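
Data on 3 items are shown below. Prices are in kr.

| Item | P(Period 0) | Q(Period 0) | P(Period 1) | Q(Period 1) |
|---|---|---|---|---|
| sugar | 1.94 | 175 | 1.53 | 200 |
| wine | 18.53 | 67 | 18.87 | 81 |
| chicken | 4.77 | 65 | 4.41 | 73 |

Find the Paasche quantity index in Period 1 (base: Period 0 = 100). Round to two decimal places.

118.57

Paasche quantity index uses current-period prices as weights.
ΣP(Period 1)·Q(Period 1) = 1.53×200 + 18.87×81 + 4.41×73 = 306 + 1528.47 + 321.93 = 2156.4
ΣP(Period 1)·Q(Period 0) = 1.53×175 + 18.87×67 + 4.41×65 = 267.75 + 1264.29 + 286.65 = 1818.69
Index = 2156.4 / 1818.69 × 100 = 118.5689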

######

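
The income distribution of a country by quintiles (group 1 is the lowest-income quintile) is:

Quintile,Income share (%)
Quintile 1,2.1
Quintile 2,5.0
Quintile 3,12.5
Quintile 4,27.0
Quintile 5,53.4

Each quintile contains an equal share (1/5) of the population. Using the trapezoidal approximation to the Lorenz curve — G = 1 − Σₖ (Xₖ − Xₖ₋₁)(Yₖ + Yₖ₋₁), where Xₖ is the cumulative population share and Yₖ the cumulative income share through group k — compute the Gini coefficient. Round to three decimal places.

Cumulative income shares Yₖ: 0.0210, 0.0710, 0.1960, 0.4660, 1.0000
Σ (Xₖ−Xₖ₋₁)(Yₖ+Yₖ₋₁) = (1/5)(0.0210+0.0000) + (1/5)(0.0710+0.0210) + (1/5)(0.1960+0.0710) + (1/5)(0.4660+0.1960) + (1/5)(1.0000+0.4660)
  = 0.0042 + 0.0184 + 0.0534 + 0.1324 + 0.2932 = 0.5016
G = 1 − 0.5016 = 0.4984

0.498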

######

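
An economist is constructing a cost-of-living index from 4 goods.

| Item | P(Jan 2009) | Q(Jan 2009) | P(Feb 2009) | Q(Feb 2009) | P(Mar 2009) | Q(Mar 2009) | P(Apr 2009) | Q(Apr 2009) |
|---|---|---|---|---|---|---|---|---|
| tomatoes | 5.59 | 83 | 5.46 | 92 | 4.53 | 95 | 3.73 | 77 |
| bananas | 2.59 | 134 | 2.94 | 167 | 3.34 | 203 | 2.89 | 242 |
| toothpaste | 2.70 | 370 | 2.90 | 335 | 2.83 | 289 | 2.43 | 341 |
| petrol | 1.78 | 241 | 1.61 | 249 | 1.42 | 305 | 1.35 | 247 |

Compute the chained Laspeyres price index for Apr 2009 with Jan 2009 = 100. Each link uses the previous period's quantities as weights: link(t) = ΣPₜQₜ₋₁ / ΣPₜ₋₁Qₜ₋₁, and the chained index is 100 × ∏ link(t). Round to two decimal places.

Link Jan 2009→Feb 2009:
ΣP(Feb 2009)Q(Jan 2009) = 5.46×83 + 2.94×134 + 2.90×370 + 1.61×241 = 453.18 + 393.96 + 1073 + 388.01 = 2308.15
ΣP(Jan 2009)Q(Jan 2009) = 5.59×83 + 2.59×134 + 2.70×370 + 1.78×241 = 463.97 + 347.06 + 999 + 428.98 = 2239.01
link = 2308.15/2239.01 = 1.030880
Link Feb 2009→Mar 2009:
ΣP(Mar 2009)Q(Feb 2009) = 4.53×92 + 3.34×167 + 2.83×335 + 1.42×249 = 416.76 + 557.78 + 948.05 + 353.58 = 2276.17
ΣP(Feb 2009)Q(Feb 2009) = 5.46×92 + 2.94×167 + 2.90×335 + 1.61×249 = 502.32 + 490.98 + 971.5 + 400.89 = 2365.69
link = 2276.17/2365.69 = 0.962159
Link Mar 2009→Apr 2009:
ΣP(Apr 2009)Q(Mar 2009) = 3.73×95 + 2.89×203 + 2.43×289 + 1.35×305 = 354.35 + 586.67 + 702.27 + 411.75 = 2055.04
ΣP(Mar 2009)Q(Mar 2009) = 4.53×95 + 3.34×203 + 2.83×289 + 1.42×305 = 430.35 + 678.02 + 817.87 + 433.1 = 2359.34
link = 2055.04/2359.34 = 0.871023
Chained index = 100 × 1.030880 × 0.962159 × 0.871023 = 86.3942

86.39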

######

*What you should do*
With the line holding "An economist is" as the first and the line holding "1.35 | 247 |" as the last, set down that range of the entries above exactly, and nothing else.

*Response to the task*
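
An economist is constructing a cost-of-living index from 4 goods.

| Item | P(Jan 2009) | Q(Jan 2009) | P(Feb 2009) | Q(Feb 2009) | P(Mar 2009) | Q(Mar 2009) | P(Apr 2009) | Q(Apr 2009) |
|---|---|---|---|---|---|---|---|---|
| tomatoes | 5.59 | 83 | 5.46 | 92 | 4.53 | 95 | 3.73 | 77 |
| bananas | 2.59 | 134 | 2.94 | 167 | 3.34 | 203 | 2.89 | 242 |
| toothpaste | 2.70 | 370 | 2.90 | 335 | 2.83 | 289 | 2.43 | 341 |
| petrol | 1.78 | 241 | 1.61 | 249 | 1.42 | 305 | 1.35 | 247 |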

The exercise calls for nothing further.